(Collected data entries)
______

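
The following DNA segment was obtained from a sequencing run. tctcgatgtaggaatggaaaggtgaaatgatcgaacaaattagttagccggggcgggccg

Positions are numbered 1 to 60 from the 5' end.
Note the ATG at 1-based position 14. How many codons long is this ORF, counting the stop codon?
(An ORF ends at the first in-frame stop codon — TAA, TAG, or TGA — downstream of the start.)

Codons from position 14: ATG (14–16), GAA (17–19), AGG (20–22), TGA (23–25).
TGA is the first in-frame stop; that's 4 codons including the stop.

4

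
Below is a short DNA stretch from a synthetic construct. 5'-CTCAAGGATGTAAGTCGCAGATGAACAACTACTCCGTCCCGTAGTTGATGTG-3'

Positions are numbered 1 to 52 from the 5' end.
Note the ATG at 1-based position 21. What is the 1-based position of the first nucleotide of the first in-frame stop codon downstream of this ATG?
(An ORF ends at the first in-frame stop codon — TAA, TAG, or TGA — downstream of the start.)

Codons from position 21: ATG (21–23), AAC (24–26), AAC (27–29), TAC (30–32), TCC (33–35), GTC (36–38), CCG (39–41), TAG (42–44).
TAG is a stop codon; it begins at position 42.

42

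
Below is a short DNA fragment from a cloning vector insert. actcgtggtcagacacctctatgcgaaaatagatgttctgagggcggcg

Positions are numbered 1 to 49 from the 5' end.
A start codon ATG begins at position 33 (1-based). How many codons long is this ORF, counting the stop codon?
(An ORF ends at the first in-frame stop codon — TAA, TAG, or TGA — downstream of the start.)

Codons from position 33: ATG (33–35), TTC (36–38), TGA (39–41).
TGA is the first in-frame stop; that's 3 codons including the stop.

3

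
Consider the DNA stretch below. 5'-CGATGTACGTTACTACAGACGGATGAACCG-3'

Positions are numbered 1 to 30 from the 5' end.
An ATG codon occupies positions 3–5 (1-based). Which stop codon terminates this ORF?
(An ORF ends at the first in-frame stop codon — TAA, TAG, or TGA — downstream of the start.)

Codons from position 3: ATG (3–5), TAC (6–8), GTT (9–11), ACT (12–14), ACA (15–17), GAC (18–20), GGA (21–23), TGA (24–26).
The first in-frame stop codon is TGA.

TGA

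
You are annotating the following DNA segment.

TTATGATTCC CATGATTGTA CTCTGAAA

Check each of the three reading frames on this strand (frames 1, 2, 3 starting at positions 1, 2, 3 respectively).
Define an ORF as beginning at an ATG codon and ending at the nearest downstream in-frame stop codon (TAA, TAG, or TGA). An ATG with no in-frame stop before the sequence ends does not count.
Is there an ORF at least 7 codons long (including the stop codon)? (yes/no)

yes

Frame 1: TTA TGA TTC CCA TGA TTG TAC TCT GAA — no ATG→stop ORF.
Frame 2: TAT GAT TCC CAT GAT TGT ACT CTG AAA — no ATG→stop ORF.
Frame 3: ATG ATT CCC ATG ATT GTA CTC TGA — ATG at 3, stop TGA at 24 → 24 nt; ATG at 12, stop TGA at 24 → 15 nt.
Frame 3 has an ORF of 8 codons (positions 3–26) ≥ 7, so yes.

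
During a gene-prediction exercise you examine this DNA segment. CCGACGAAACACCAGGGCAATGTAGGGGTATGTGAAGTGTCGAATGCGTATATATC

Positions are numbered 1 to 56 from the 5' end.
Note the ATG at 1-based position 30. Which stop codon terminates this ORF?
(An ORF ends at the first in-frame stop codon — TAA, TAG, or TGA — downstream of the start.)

TGA

Codons from position 30: ATG (30–32), TGA (33–35).
The first in-frame stop codon is TGA.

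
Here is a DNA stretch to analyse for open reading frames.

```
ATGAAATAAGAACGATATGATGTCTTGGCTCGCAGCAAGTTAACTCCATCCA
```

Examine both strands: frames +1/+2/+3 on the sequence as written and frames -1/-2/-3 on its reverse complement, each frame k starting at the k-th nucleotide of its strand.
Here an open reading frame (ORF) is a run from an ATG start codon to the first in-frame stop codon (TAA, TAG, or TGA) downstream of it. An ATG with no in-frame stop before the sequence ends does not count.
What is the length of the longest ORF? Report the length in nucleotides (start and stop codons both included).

27

Reverse complement (5'→3'): TGGATGGAGTTAACTTGCTGCGAGCCAAGACATCATATCGTTCTTATTTCAT
Frame +1: ATG AAA TAA GAA CGA TAT GAT GTC TTG GCT CGC AGC AAG TTA ACT CCA TCC — ATG at 1, stop TAA at 7 → 9 nt.
Frame +2: TGA AAT AAG AAC GAT ATG ATG TCT TGG CTC GCA GCA AGT TAA CTC CAT CCA — ATG at 17, stop TAA at 41 → 27 nt; ATG at 20, stop TAA at 41 → 24 nt.
Frame +3: GAA ATA AGA ACG ATA TGA TGT CTT GGC TCG CAG CAA GTT AAC TCC ATC — no ATG→stop ORF.
Frame -1: TGG ATG GAG TTA ACT TGC TGC GAG CCA AGA CAT CAT ATC GTT CTT ATT TCA — no ATG→stop ORF.
Frame -2: GGA TGG AGT TAA CTT GCT GCG AGC CAA GAC ATC ATA TCG TTC TTA TTT CAT — no ATG→stop ORF.
Frame -3: GAT GGA GTT AAC TTG CTG CGA GCC AAG ACA TCA TAT CGT TCT TAT TTC — no ATG→stop ORF.
Longest: frame +2, positions 17–43, 27 nt = 9 codons = 8 aa. → 27 nucleotides.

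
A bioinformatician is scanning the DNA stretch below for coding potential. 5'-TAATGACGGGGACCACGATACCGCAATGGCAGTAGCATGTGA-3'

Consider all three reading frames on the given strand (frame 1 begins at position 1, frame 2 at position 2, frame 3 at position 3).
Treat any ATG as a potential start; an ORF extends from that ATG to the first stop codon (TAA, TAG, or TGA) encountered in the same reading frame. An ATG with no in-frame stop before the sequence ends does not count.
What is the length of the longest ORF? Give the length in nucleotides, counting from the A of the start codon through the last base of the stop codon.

Frame 1: TAA TGA CGG GGA CCA CGA TAC CGC AAT GGC AGT AGC ATG TGA — ATG at 37, stop TGA at 40 → 6 nt.
Frame 2: AAT GAC GGG GAC CAC GAT ACC GCA ATG GCA GTA GCA TGT — no ATG→stop ORF.
Frame 3: ATG ACG GGG ACC ACG ATA CCG CAA TGG CAG TAG CAT GTG — ATG at 3, stop TAG at 33 → 33 nt.
Longest: frame 3, positions 3–35, 33 nt = 11 codons = 10 aa. → 33 nucleotides.

33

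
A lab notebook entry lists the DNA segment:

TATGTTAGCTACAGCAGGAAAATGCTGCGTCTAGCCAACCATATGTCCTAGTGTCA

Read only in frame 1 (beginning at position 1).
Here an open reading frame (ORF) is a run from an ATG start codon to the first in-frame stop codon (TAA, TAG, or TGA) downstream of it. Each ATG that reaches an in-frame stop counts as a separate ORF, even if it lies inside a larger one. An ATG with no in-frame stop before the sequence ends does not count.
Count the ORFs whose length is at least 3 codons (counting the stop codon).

Frame 1: TAT GTT AGC TAC AGC AGG AAA ATG CTG CGT CTA GCC AAC CAT ATG TCC TAG TGT — ATG at 22, stop TAG at 49 → 30 nt; ATG at 43, stop TAG at 49 → 9 nt.
ORFs ≥ 3 codons: frame 1 22–51 (10 codons), frame 1 43–51 (3 codons). Count = 2.

2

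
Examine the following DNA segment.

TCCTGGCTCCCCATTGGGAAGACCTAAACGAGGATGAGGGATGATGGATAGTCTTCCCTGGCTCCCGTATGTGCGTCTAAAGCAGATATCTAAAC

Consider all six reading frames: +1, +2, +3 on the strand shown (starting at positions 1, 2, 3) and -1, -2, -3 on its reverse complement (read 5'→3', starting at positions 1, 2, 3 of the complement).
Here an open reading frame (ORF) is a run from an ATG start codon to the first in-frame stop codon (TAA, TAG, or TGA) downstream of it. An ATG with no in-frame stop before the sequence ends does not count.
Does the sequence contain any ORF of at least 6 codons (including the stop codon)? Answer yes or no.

Reverse complement (5'→3'): GTTTAGATATCTGCTTTAGACGCACATACGGGAGCCAGGGAAGACTATCCATCATCCCTCATCCTCGTTTAGGTCTTCCCAATGGGGAGCCAGGA
Frame +1: TCC TGG CTC CCC ATT GGG AAG ACC TAA ACG AGG ATG AGG GAT GAT GGA TAG TCT TCC CTG GCT CCC GTA TGT GCG TCT AAA GCA GAT ATC TAA — ATG at 34, stop TAG at 49 → 18 nt.
Frame +2: CCT GGC TCC CCA TTG GGA AGA CCT AAA CGA GGA TGA GGG ATG ATG GAT AGT CTT CCC TGG CTC CCG TAT GTG CGT CTA AAG CAG ATA TCT AAA — no ATG→stop ORF.
Frame +3: CTG GCT CCC CAT TGG GAA GAC CTA AAC GAG GAT GAG GGA TGA TGG ATA GTC TTC CCT GGC TCC CGT ATG TGC GTC TAA AGC AGA TAT CTA AAC — ATG at 69, stop TAA at 78 → 12 nt.
Frame -1: GTT TAG ATA TCT GCT TTA GAC GCA CAT ACG GGA GCC AGG GAA GAC TAT CCA TCA TCC CTC ATC CTC GTT TAG GTC TTC CCA ATG GGG AGC CAG — no ATG→stop ORF.
Frame -2: TTT AGA TAT CTG CTT TAG ACG CAC ATA CGG GAG CCA GGG AAG ACT ATC CAT CAT CCC TCA TCC TCG TTT AGG TCT TCC CAA TGG GGA GCC AGG — no ATG→stop ORF.
Frame -3: TTA GAT ATC TGC TTT AGA CGC ACA TAC GGG AGC CAG GGA AGA CTA TCC ATC ATC CCT CAT CCT CGT TTA GGT CTT CCC AAT GGG GAG CCA GGA — no ATG→stop ORF.
Frame +1 has an ORF of 6 codons (positions 34–51) ≥ 6, so yes.

yes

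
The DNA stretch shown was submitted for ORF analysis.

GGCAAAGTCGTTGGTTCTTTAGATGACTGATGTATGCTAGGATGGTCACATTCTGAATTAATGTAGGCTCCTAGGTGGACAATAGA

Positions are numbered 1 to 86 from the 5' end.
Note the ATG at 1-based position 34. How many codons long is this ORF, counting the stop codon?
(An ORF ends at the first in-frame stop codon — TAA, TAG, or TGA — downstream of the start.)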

______

• Your instructions: If a line in the records has the word "segment", copy that line.

• Task response:
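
The following DNA segment was obtained from a sequencing run. tctcgatgtaggaatggaaaggtgaaatgatcgaacaaattagttagccggggcgggccg
You are annotating the following DNA segment.
During a gene-prediction exercise you examine this DNA segment. CCGACGAAACACCAGGGCAATGTAGGGGTATGTGAAGTGTCGAATGCGTATATATC
A lab notebook entry lists the DNA segment:
Examine the following DNA segment.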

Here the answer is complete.